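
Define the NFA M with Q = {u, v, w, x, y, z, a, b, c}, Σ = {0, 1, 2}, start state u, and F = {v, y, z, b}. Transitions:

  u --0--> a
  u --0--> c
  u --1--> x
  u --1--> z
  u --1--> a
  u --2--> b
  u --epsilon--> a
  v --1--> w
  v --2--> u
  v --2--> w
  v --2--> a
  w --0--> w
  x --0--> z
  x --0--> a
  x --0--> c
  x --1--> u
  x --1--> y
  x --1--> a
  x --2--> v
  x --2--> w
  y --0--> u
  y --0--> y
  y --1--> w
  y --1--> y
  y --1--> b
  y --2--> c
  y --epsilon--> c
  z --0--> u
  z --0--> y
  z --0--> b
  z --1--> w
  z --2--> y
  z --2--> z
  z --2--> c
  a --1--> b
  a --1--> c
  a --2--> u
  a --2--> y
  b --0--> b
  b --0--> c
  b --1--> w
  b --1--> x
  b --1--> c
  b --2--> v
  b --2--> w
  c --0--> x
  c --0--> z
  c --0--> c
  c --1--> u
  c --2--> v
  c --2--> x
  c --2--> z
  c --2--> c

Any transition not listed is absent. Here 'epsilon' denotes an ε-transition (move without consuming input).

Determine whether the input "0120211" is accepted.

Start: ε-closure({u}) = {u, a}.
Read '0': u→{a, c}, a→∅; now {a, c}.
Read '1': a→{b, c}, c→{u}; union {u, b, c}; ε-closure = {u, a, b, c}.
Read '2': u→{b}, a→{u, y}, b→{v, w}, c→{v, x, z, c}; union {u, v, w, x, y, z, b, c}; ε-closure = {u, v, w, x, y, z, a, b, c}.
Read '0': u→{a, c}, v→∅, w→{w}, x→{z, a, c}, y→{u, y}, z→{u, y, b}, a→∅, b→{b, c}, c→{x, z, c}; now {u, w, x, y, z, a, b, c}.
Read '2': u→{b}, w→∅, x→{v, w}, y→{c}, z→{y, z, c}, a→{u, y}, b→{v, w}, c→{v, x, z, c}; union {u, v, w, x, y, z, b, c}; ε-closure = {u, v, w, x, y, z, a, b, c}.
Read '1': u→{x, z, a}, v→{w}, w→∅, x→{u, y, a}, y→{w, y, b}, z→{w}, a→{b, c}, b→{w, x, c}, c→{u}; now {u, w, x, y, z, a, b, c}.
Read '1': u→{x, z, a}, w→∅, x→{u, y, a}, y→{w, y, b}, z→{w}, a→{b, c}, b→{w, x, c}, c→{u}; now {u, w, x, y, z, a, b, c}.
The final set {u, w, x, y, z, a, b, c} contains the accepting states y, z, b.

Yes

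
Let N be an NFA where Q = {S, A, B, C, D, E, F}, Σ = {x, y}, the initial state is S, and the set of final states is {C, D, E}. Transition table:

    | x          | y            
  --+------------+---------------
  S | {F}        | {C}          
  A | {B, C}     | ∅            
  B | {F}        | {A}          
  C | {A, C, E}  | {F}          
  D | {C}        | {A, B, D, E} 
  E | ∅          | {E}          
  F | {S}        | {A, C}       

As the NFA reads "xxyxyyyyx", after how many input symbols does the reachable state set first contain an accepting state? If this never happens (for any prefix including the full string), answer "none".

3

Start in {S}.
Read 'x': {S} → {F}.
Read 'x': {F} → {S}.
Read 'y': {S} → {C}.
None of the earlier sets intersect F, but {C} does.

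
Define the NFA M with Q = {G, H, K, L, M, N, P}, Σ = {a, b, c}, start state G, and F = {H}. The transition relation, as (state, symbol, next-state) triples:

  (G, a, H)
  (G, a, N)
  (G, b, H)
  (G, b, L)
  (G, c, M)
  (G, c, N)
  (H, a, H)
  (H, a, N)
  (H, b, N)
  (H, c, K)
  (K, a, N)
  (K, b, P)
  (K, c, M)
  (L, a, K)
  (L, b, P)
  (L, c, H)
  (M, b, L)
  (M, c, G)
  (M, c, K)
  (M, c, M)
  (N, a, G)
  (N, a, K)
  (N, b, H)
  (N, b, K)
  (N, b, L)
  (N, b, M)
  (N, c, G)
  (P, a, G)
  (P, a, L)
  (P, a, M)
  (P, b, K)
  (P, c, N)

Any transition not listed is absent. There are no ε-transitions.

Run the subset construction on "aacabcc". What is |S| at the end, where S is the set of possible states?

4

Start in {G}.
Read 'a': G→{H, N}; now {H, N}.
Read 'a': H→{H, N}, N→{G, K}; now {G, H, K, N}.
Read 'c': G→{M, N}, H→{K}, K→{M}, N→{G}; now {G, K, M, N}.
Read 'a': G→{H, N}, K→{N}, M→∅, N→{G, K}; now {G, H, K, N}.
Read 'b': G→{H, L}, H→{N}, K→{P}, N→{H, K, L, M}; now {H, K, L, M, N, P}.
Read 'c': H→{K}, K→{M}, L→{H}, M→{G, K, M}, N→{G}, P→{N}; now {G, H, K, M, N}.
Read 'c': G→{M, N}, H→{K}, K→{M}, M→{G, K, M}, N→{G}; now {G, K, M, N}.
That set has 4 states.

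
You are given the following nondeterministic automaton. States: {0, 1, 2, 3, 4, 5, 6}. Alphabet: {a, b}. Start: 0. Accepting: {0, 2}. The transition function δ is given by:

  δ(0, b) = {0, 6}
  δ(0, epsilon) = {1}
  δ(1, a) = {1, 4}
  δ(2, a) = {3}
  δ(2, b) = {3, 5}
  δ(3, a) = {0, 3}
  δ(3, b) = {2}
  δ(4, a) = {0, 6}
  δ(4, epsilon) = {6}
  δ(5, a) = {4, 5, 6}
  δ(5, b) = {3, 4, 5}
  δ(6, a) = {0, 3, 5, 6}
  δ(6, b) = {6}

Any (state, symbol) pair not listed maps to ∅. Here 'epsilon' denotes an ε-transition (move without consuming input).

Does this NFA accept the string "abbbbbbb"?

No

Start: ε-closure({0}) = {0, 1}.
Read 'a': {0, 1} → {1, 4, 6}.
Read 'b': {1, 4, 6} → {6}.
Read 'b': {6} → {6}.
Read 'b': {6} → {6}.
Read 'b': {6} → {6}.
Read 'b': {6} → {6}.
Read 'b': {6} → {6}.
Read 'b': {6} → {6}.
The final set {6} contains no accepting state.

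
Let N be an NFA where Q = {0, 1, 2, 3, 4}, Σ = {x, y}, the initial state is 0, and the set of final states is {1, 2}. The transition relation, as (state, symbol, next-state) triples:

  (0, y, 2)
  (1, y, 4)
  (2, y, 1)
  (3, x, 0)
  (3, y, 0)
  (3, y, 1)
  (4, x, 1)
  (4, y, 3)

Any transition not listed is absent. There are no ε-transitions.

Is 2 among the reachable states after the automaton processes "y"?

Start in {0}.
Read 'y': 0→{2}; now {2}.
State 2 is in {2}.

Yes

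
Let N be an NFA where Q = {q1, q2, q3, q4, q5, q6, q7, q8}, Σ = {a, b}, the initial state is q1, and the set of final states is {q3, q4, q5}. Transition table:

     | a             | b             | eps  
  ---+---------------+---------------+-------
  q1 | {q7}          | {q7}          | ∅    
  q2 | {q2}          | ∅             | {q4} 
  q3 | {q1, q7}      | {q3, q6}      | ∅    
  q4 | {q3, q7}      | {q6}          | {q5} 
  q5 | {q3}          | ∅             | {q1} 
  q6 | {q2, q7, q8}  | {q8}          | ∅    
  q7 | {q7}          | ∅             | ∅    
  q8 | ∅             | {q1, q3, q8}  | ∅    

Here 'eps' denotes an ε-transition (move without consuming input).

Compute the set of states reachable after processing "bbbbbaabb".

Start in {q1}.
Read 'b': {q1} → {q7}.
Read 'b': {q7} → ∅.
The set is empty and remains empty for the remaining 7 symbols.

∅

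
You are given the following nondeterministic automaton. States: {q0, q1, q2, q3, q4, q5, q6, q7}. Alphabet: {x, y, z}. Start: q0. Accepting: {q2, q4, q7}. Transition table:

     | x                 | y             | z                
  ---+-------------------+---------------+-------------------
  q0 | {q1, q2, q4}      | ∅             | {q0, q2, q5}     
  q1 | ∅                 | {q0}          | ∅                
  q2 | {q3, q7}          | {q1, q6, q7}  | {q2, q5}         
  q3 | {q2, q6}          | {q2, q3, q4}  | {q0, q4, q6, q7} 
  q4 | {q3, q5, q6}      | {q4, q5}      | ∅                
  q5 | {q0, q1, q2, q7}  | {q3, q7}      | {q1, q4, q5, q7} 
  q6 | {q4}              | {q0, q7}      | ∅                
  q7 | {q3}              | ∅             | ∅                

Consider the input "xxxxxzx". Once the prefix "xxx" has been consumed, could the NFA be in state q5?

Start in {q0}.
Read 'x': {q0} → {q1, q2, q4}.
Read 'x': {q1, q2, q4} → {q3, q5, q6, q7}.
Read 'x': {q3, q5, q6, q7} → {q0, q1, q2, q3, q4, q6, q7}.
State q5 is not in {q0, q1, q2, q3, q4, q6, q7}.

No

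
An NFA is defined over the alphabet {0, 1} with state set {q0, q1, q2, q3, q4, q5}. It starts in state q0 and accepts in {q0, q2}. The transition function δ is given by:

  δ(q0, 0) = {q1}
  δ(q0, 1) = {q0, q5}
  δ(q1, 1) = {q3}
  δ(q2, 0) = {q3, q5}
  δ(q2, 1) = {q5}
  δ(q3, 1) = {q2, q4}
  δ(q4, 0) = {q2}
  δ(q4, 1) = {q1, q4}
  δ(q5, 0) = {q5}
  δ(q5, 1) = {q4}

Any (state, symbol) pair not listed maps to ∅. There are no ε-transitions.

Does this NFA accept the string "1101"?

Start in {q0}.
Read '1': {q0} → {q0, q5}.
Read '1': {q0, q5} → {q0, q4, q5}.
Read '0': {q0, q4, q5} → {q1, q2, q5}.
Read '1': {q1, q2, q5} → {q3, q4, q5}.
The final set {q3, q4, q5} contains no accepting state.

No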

• • • •

Each line of the entries above that has the word "without" is to be copied.

Reply:
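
Any transition not listed is absent. Here 'epsilon' denotes an ε-transition (move without consuming input).
Any (state, symbol) pair not listed maps to ∅. Here 'epsilon' denotes an ε-transition (move without consuming input).
Here 'eps' denotes an ε-transition (move without consuming input).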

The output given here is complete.